▶ **Work to complete**: Read the records below. Copy each line where the string "behavior" occurs.

(Data items)
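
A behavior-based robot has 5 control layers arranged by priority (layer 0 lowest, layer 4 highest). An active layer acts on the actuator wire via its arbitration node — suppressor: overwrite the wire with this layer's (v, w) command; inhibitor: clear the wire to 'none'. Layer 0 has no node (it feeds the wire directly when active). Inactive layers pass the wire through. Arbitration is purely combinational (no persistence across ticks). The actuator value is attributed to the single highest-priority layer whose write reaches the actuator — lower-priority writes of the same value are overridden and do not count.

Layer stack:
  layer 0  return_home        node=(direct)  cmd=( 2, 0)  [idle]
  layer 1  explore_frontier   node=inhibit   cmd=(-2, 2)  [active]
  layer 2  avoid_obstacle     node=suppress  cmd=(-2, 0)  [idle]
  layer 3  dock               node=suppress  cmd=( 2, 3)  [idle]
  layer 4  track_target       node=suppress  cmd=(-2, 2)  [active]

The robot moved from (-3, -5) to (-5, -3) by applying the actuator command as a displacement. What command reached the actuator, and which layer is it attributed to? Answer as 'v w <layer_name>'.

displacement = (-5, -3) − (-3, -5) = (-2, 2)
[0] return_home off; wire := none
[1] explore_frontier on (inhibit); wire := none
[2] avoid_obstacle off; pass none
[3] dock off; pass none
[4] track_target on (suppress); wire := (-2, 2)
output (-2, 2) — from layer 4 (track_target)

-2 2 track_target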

--

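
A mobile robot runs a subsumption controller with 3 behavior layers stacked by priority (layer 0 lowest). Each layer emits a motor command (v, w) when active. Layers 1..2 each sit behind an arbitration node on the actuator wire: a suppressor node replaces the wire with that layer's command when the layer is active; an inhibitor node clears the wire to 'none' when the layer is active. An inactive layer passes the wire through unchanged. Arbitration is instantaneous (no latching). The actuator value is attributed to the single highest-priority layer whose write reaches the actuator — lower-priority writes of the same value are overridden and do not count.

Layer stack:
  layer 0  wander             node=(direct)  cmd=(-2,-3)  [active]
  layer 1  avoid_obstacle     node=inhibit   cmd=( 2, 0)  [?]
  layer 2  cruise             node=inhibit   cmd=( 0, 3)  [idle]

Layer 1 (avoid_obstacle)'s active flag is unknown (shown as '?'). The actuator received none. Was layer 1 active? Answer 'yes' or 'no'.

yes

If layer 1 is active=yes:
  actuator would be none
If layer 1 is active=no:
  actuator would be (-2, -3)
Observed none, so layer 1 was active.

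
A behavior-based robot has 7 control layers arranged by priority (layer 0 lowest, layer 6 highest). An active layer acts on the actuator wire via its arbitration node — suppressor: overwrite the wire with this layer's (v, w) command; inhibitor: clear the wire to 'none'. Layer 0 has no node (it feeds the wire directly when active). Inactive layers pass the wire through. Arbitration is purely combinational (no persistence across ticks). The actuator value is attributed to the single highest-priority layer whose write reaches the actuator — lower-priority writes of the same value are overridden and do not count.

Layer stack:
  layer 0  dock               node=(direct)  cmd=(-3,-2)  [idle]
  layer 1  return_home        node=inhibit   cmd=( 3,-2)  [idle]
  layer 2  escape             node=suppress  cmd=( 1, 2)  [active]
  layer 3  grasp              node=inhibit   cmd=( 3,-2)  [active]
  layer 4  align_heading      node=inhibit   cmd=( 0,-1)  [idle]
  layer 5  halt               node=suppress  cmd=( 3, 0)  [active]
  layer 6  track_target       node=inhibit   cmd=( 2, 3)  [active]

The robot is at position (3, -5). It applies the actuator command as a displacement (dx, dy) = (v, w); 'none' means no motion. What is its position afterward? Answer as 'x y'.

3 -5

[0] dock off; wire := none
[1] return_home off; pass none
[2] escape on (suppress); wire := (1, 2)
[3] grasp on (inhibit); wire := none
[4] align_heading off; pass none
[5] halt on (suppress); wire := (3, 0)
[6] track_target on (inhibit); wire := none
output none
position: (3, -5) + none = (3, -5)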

▶ **Answer space**:
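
A behavior-based robot has 5 control layers arranged by priority (layer 0 lowest, layer 4 highest). An active layer acts on the actuator wire via its arbitration node — suppressor: overwrite the wire with this layer's (v, w) command; inhibitor: clear the wire to 'none'. Layer 0 has no node (it feeds the wire directly when active). Inactive layers pass the wire through. Arbitration is purely combinational (no persistence across ticks). The actuator value is attributed to the single highest-priority layer whose write reaches the actuator — lower-priority writes of the same value are overridden and do not count.
A mobile robot runs a subsumption controller with 3 behavior layers stacked by priority (layer 0 lowest). Each layer emits a motor command (v, w) when active. Layers 1..2 each sit behind an arbitration node on the actuator wire: a suppressor node replaces the wire with that layer's command when the layer is active; an inhibitor node clears the wire to 'none' when the layer is active. An inactive layer passes the wire through unchanged. Arbitration is instantaneous (no latching). The actuator value is attributed to the single highest-priority layer whose write reaches the actuator — lower-priority writes of the same value are overridden and do not count.
A behavior-based robot has 7 control layers arranged by priority (layer 0 lowest, layer 6 highest). An active layer acts on the actuator wire via its arbitration node — suppressor: overwrite the wire with this layer's (v, w) command; inhibitor: clear the wire to 'none'. Layer 0 has no node (it feeds the wire directly when active). Inactive layers pass the wire through. Arbitration is purely combinational (no persistence across ticks). The actuator value is attributed to the single highest-priority layer whose write reaches the actuator — lower-priority writes of the same value are overridden and do not count.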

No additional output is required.